(ASSIGNMENT):
Across the records below, count every line that contains the string "Answer", then report the count alone.

Dataset entries
____________
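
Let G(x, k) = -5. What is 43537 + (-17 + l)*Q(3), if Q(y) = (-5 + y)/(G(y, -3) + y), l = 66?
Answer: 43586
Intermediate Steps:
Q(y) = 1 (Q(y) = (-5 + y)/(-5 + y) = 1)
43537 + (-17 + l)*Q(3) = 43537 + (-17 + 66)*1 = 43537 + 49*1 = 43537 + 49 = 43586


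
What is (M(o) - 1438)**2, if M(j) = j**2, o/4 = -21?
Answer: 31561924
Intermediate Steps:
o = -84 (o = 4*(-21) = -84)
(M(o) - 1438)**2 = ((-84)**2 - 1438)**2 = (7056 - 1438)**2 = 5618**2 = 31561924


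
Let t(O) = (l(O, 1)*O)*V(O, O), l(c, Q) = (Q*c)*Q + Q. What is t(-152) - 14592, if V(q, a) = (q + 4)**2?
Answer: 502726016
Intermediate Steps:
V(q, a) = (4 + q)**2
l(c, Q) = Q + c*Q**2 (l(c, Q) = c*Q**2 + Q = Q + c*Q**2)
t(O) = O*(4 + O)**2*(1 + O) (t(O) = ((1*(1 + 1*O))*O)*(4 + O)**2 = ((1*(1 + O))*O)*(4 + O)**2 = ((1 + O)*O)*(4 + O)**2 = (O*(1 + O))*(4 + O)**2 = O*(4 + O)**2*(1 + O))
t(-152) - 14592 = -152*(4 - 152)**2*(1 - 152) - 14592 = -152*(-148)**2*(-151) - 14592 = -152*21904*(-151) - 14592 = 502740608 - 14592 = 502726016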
____________
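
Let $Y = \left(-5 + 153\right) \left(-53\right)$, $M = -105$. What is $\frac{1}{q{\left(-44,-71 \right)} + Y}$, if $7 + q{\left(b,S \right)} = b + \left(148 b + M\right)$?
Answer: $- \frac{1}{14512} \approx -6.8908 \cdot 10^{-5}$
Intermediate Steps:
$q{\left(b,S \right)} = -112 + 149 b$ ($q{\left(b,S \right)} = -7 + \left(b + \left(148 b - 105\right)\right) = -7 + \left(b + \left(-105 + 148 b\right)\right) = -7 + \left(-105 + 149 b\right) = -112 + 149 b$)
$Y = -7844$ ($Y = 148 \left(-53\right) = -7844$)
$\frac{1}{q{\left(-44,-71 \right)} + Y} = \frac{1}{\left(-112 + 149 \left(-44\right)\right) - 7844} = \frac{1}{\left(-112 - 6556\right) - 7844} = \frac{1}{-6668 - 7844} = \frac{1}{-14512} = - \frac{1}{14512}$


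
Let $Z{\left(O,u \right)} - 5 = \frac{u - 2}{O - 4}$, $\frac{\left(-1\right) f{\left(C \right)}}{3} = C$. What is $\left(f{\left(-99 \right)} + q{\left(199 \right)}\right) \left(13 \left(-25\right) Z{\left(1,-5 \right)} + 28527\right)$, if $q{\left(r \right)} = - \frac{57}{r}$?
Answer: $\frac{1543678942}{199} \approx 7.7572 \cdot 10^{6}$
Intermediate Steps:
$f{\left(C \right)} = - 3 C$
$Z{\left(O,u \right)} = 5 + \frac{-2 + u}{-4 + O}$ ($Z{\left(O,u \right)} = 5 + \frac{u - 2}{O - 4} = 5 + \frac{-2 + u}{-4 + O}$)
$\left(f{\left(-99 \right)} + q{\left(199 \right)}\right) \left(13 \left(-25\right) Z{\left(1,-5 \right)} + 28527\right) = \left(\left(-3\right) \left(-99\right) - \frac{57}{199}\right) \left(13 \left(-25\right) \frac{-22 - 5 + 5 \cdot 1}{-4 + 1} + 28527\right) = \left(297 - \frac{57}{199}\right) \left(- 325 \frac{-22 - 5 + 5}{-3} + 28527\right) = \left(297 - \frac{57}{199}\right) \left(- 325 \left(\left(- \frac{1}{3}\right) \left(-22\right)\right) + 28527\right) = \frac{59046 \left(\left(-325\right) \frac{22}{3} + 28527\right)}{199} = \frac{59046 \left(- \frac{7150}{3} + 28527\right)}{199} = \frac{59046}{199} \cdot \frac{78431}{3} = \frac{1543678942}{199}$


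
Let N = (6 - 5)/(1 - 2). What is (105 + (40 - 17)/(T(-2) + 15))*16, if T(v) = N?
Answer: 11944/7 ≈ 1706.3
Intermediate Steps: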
____________
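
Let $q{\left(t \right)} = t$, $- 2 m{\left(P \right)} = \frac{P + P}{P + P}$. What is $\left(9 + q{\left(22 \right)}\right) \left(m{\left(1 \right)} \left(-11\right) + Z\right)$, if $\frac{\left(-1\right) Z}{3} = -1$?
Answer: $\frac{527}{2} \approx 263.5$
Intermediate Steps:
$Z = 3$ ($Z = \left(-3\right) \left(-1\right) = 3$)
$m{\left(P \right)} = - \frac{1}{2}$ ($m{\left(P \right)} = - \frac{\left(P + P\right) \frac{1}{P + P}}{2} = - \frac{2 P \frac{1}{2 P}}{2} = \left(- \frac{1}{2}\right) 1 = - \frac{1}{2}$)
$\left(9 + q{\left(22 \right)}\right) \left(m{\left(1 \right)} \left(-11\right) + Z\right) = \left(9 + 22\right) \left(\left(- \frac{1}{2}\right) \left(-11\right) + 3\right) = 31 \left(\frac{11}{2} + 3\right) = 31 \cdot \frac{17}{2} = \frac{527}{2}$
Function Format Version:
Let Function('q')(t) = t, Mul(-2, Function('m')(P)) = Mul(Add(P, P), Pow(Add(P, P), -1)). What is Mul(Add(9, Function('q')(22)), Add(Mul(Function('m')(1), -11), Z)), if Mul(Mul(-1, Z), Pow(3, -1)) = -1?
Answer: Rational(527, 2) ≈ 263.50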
____________
(REPLY TO THE EXERCISE):
8